| Exercise details |
Every line of the data should be retyped with no difference from the original.

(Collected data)
+--

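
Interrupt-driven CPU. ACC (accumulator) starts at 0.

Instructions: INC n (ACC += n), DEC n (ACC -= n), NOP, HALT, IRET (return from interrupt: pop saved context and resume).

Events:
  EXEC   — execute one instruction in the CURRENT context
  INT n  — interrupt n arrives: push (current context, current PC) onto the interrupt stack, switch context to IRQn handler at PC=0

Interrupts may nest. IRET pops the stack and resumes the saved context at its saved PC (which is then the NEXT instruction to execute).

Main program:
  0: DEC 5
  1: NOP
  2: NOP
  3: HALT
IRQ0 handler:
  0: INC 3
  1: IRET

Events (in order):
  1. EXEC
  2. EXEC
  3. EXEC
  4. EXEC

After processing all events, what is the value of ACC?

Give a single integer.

Event 1 (EXEC): [MAIN] PC=0: DEC 5 -> ACC=-5
Event 2 (EXEC): [MAIN] PC=1: NOP
Event 3 (EXEC): [MAIN] PC=2: NOP
Event 4 (EXEC): [MAIN] PC=3: HALT

Answer: -5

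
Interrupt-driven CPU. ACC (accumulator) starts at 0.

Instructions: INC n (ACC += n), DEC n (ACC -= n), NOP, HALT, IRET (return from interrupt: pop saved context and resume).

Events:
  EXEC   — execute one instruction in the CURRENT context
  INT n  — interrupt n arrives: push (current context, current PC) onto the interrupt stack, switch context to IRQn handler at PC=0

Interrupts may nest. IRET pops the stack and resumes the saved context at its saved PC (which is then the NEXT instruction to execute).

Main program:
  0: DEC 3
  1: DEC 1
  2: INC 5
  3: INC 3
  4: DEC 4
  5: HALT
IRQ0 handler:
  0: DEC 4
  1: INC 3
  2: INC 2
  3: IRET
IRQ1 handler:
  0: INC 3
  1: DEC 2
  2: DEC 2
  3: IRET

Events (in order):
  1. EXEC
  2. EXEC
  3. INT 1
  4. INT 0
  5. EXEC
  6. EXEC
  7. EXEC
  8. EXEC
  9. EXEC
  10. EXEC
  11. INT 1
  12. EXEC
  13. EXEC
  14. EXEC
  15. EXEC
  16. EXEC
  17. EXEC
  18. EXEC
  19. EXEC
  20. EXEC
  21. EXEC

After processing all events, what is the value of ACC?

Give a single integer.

Answer: -1

Derivation:
Event 1 (EXEC): [MAIN] PC=0: DEC 3 -> ACC=-3
Event 2 (EXEC): [MAIN] PC=1: DEC 1 -> ACC=-4
Event 3 (INT 1): INT 1 arrives: push (MAIN, PC=2), enter IRQ1 at PC=0 (depth now 1)
Event 4 (INT 0): INT 0 arrives: push (IRQ1, PC=0), enter IRQ0 at PC=0 (depth now 2)
Event 5 (EXEC): [IRQ0] PC=0: DEC 4 -> ACC=-8
Event 6 (EXEC): [IRQ0] PC=1: INC 3 -> ACC=-5
Event 7 (EXEC): [IRQ0] PC=2: INC 2 -> ACC=-3
Event 8 (EXEC): [IRQ0] PC=3: IRET -> resume IRQ1 at PC=0 (depth now 1)
Event 9 (EXEC): [IRQ1] PC=0: INC 3 -> ACC=0
Event 10 (EXEC): [IRQ1] PC=1: DEC 2 -> ACC=-2
Event 11 (INT 1): INT 1 arrives: push (IRQ1, PC=2), enter IRQ1 at PC=0 (depth now 2)
Event 12 (EXEC): [IRQ1] PC=0: INC 3 -> ACC=1
Event 13 (EXEC): [IRQ1] PC=1: DEC 2 -> ACC=-1
Event 14 (EXEC): [IRQ1] PC=2: DEC 2 -> ACC=-3
Event 15 (EXEC): [IRQ1] PC=3: IRET -> resume IRQ1 at PC=2 (depth now 1)
Event 16 (EXEC): [IRQ1] PC=2: DEC 2 -> ACC=-5
Event 17 (EXEC): [IRQ1] PC=3: IRET -> resume MAIN at PC=2 (depth now 0)
Event 18 (EXEC): [MAIN] PC=2: INC 5 -> ACC=0
Event 19 (EXEC): [MAIN] PC=3: INC 3 -> ACC=3
Event 20 (EXEC): [MAIN] PC=4: DEC 4 -> ACC=-1
Event 21 (EXEC): [MAIN] PC=5: HALT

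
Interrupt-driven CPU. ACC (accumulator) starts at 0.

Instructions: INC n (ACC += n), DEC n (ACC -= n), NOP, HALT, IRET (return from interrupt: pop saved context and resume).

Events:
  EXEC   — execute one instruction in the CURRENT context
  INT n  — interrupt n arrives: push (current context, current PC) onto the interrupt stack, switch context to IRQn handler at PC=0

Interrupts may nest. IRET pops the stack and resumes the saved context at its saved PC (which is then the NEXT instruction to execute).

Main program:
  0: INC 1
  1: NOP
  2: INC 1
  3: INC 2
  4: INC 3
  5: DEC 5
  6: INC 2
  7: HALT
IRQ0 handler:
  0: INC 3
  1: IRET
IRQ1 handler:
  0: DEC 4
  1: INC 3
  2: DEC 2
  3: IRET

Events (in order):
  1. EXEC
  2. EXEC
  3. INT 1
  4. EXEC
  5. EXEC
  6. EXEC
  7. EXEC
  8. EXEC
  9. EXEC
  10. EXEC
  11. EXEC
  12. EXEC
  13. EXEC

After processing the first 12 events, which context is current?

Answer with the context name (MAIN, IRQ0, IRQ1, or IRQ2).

Answer: MAIN

Derivation:
Event 1 (EXEC): [MAIN] PC=0: INC 1 -> ACC=1
Event 2 (EXEC): [MAIN] PC=1: NOP
Event 3 (INT 1): INT 1 arrives: push (MAIN, PC=2), enter IRQ1 at PC=0 (depth now 1)
Event 4 (EXEC): [IRQ1] PC=0: DEC 4 -> ACC=-3
Event 5 (EXEC): [IRQ1] PC=1: INC 3 -> ACC=0
Event 6 (EXEC): [IRQ1] PC=2: DEC 2 -> ACC=-2
Event 7 (EXEC): [IRQ1] PC=3: IRET -> resume MAIN at PC=2 (depth now 0)
Event 8 (EXEC): [MAIN] PC=2: INC 1 -> ACC=-1
Event 9 (EXEC): [MAIN] PC=3: INC 2 -> ACC=1
Event 10 (EXEC): [MAIN] PC=4: INC 3 -> ACC=4
Event 11 (EXEC): [MAIN] PC=5: DEC 5 -> ACC=-1
Event 12 (EXEC): [MAIN] PC=6: INC 2 -> ACC=1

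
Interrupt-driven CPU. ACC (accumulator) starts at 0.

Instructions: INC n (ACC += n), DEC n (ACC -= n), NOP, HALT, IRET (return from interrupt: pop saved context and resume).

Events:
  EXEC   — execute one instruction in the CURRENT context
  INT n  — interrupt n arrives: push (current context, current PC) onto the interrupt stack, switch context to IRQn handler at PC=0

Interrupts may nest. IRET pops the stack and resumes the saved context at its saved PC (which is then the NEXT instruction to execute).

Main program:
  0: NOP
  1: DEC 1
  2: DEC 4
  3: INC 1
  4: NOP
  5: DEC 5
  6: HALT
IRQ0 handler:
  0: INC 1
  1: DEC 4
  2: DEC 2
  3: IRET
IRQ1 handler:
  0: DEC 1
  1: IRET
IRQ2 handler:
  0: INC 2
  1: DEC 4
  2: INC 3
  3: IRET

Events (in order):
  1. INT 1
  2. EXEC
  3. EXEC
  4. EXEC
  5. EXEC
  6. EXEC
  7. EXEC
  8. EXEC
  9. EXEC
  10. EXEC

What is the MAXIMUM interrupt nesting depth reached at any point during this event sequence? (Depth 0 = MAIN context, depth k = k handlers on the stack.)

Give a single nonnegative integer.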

+--

| Response box |
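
Interrupt-driven CPU. ACC (accumulator) starts at 0.

Instructions: INC n (ACC += n), DEC n (ACC -= n), NOP, HALT, IRET (return from interrupt: pop saved context and resume).

Events:
  EXEC   — execute one instruction in the CURRENT context
  INT n  — interrupt n arrives: push (current context, current PC) onto the interrupt stack, switch context to IRQn handler at PC=0

Interrupts may nest. IRET pops the stack and resumes the saved context at its saved PC (which is then the NEXT instruction to execute).

Main program:
  0: DEC 5
  1: NOP
  2: NOP
  3: HALT
IRQ0 handler:
  0: INC 3
  1: IRET

Events (in order):
  1. EXEC
  2. EXEC
  3. EXEC
  4. EXEC

After processing all events, what is the value of ACC?

Give a single integer.

Event 1 (EXEC): [MAIN] PC=0: DEC 5 -> ACC=-5
Event 2 (EXEC): [MAIN] PC=1: NOP
Event 3 (EXEC): [MAIN] PC=2: NOP
Event 4 (EXEC): [MAIN] PC=3: HALT

Answer: -5

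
Interrupt-driven CPU. ACC (accumulator) starts at 0.

Instructions: INC n (ACC += n), DEC n (ACC -= n), NOP, HALT, IRET (return from interrupt: pop saved context and resume).

Events:
  EXEC   — execute one instruction in the CURRENT context
  INT n  — interrupt n arrives: push (current context, current PC) onto the interrupt stack, switch context to IRQn handler at PC=0

Interrupts may nest. IRET pops the stack and resumes the saved context at its saved PC (which is then the NEXT instruction to execute).

Main program:
  0: DEC 3
  1: DEC 1
  2: INC 5
  3: INC 3
  4: DEC 4
  5: HALT
IRQ0 handler:
  0: DEC 4
  1: INC 3
  2: INC 2
  3: IRET
IRQ1 handler:
  0: INC 3
  1: DEC 2
  2: DEC 2
  3: IRET

Events (in order):
  1. EXEC
  2. EXEC
  3. INT 1
  4. INT 0
  5. EXEC
  6. EXEC
  7. EXEC
  8. EXEC
  9. EXEC
  10. EXEC
  11. INT 1
  12. EXEC
  13. EXEC
  14. EXEC
  15. EXEC
  16. EXEC
  17. EXEC
  18. EXEC
  19. EXEC
  20. EXEC
  21. EXEC

After processing all events, what is the value of ACC?

Give a single integer.

Answer: -1

Derivation:
Event 1 (EXEC): [MAIN] PC=0: DEC 3 -> ACC=-3
Event 2 (EXEC): [MAIN] PC=1: DEC 1 -> ACC=-4
Event 3 (INT 1): INT 1 arrives: push (MAIN, PC=2), enter IRQ1 at PC=0 (depth now 1)
Event 4 (INT 0): INT 0 arrives: push (IRQ1, PC=0), enter IRQ0 at PC=0 (depth now 2)
Event 5 (EXEC): [IRQ0] PC=0: DEC 4 -> ACC=-8
Event 6 (EXEC): [IRQ0] PC=1: INC 3 -> ACC=-5
Event 7 (EXEC): [IRQ0] PC=2: INC 2 -> ACC=-3
Event 8 (EXEC): [IRQ0] PC=3: IRET -> resume IRQ1 at PC=0 (depth now 1)
Event 9 (EXEC): [IRQ1] PC=0: INC 3 -> ACC=0
Event 10 (EXEC): [IRQ1] PC=1: DEC 2 -> ACC=-2
Event 11 (INT 1): INT 1 arrives: push (IRQ1, PC=2), enter IRQ1 at PC=0 (depth now 2)
Event 12 (EXEC): [IRQ1] PC=0: INC 3 -> ACC=1
Event 13 (EXEC): [IRQ1] PC=1: DEC 2 -> ACC=-1
Event 14 (EXEC): [IRQ1] PC=2: DEC 2 -> ACC=-3
Event 15 (EXEC): [IRQ1] PC=3: IRET -> resume IRQ1 at PC=2 (depth now 1)
Event 16 (EXEC): [IRQ1] PC=2: DEC 2 -> ACC=-5
Event 17 (EXEC): [IRQ1] PC=3: IRET -> resume MAIN at PC=2 (depth now 0)
Event 18 (EXEC): [MAIN] PC=2: INC 5 -> ACC=0
Event 19 (EXEC): [MAIN] PC=3: INC 3 -> ACC=3
Event 20 (EXEC): [MAIN] PC=4: DEC 4 -> ACC=-1
Event 21 (EXEC): [MAIN] PC=5: HALT

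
Interrupt-driven CPU. ACC (accumulator) starts at 0.

Instructions: INC n (ACC += n), DEC n (ACC -= n), NOP, HALT, IRET (return from interrupt: pop saved context and resume).

Events:
  EXEC   — execute one instruction in the CURRENT context
  INT n  — interrupt n arrives: push (current context, current PC) onto the interrupt stack, switch context to IRQn handler at PC=0

Interrupts may nest. IRET pops the stack and resumes the saved context at its saved PC (which is then the NEXT instruction to execute).

Main program:
  0: INC 1
  1: NOP
  2: INC 1
  3: INC 2
  4: INC 3
  5: DEC 5
  6: INC 2
  7: HALT
IRQ0 handler:
  0: INC 3
  1: IRET
IRQ1 handler:
  0: DEC 4
  1: INC 3
  2: DEC 2
  3: IRET

Events (in order):
  1. EXEC
  2. EXEC
  3. INT 1
  4. EXEC
  5. EXEC
  6. EXEC
  7. EXEC
  8. EXEC
  9. EXEC
  10. EXEC
  11. EXEC
  12. EXEC
  13. EXEC

After processing the first 12 events, which context is current?

Answer with the context name (MAIN, IRQ0, IRQ1, or IRQ2).

Answer: MAIN

Derivation:
Event 1 (EXEC): [MAIN] PC=0: INC 1 -> ACC=1
Event 2 (EXEC): [MAIN] PC=1: NOP
Event 3 (INT 1): INT 1 arrives: push (MAIN, PC=2), enter IRQ1 at PC=0 (depth now 1)
Event 4 (EXEC): [IRQ1] PC=0: DEC 4 -> ACC=-3
Event 5 (EXEC): [IRQ1] PC=1: INC 3 -> ACC=0
Event 6 (EXEC): [IRQ1] PC=2: DEC 2 -> ACC=-2
Event 7 (EXEC): [IRQ1] PC=3: IRET -> resume MAIN at PC=2 (depth now 0)
Event 8 (EXEC): [MAIN] PC=2: INC 1 -> ACC=-1
Event 9 (EXEC): [MAIN] PC=3: INC 2 -> ACC=1
Event 10 (EXEC): [MAIN] PC=4: INC 3 -> ACC=4
Event 11 (EXEC): [MAIN] PC=5: DEC 5 -> ACC=-1
Event 12 (EXEC): [MAIN] PC=6: INC 2 -> ACC=1

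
Interrupt-driven CPU. ACC (accumulator) starts at 0.

Instructions: INC n (ACC += n), DEC n (ACC -= n), NOP, HALT, IRET (return from interrupt: pop saved context and resume).

Events:
  EXEC   — execute one instruction in the CURRENT context
  INT n  — interrupt n arrives: push (current context, current PC) onto the interrupt stack, switch context to IRQn handler at PC=0

Interrupts may nest. IRET pops the stack and resumes the saved context at its saved PC (which is then the NEXT instruction to execute).

Main program:
  0: NOP
  1: DEC 1
  2: DEC 4
  3: INC 1
  4: NOP
  5: DEC 5
  6: HALT
IRQ0 handler:
  0: INC 1
  1: DEC 4
  2: DEC 2
  3: IRET
IRQ1 handler:
  0: DEC 1
  1: IRET
IRQ2 handler:
  0: INC 2
  1: DEC 4
  2: INC 3
  3: IRET

Events (in order):
  1. INT 1
  2. EXEC
  3. EXEC
  4. EXEC
  5. EXEC
  6. EXEC
  7. EXEC
  8. EXEC
  9. EXEC
  10. EXEC

What is the MAXIMUM interrupt nesting depth reached at any point during this event sequence? (Depth 0 = MAIN context, depth k = k handlers on the stack.)

Give a single nonnegative integer.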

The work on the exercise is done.